* Instructions for the task:
Within the listing below, please copy exactly the lines between the line holding "- sync(i) sets" and the line holding "- Clock readings", inclusive.

* Supplied records:
^^^^^^^^

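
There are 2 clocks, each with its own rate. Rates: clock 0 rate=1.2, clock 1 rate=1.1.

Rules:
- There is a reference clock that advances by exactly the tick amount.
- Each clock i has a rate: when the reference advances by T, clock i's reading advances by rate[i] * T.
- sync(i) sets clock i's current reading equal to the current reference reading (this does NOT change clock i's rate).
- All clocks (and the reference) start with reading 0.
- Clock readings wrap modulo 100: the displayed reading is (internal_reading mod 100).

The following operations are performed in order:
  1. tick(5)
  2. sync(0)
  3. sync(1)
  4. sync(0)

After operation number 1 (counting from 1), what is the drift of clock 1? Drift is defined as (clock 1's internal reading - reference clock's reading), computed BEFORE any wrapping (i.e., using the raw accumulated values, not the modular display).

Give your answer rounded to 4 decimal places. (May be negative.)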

^^^^^^^^

* Output:
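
- sync(i) sets clock i's current reading equal to the current reference reading (this does NOT change clock i's rate).
- All clocks (and the reference) start with reading 0.
- Clock readings wrap modulo 100: the displayed reading is (internal_reading mod 100).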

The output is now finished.